Records drawn from a dataset —
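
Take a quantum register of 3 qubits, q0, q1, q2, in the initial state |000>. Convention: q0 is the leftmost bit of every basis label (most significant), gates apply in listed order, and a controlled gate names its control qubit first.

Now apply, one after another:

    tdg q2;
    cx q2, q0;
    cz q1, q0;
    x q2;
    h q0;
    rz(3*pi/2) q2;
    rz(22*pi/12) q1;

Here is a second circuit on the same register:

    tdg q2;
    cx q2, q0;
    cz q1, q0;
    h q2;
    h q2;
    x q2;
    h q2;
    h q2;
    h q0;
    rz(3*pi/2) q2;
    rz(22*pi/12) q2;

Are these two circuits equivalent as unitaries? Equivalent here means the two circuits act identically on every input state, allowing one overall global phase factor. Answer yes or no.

No — the two circuits implement different unitaries, even allowing a global phase.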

TASK TO CARRY OUT —
Each record must be duplicated exactly, with none missing.

WRITTEN REPLY —
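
Take a quantum register of 3 qubits, q0, q1, q2, in the initial state |000>. Convention: q0 is the leftmost bit of every basis label (most significant), gates apply in listed order, and a controlled gate names its control qubit first.

Now apply, one after another:

    tdg q2;
    cx q2, q0;
    cz q1, q0;
    x q2;
    h q0;
    rz(3*pi/2) q2;
    rz(22*pi/12) q1;

Here is a second circuit on the same register:

    tdg q2;
    cx q2, q0;
    cz q1, q0;
    h q2;
    h q2;
    x q2;
    h q2;
    h q2;
    h q0;
    rz(3*pi/2) q2;
    rz(22*pi/12) q2;

Are these two circuits equivalent as unitaries? Equivalent here means the two circuits act identically on every input state, allowing one overall global phase factor. Answer yes or no.

No — the two circuits implement different unitaries, even allowing a global phase.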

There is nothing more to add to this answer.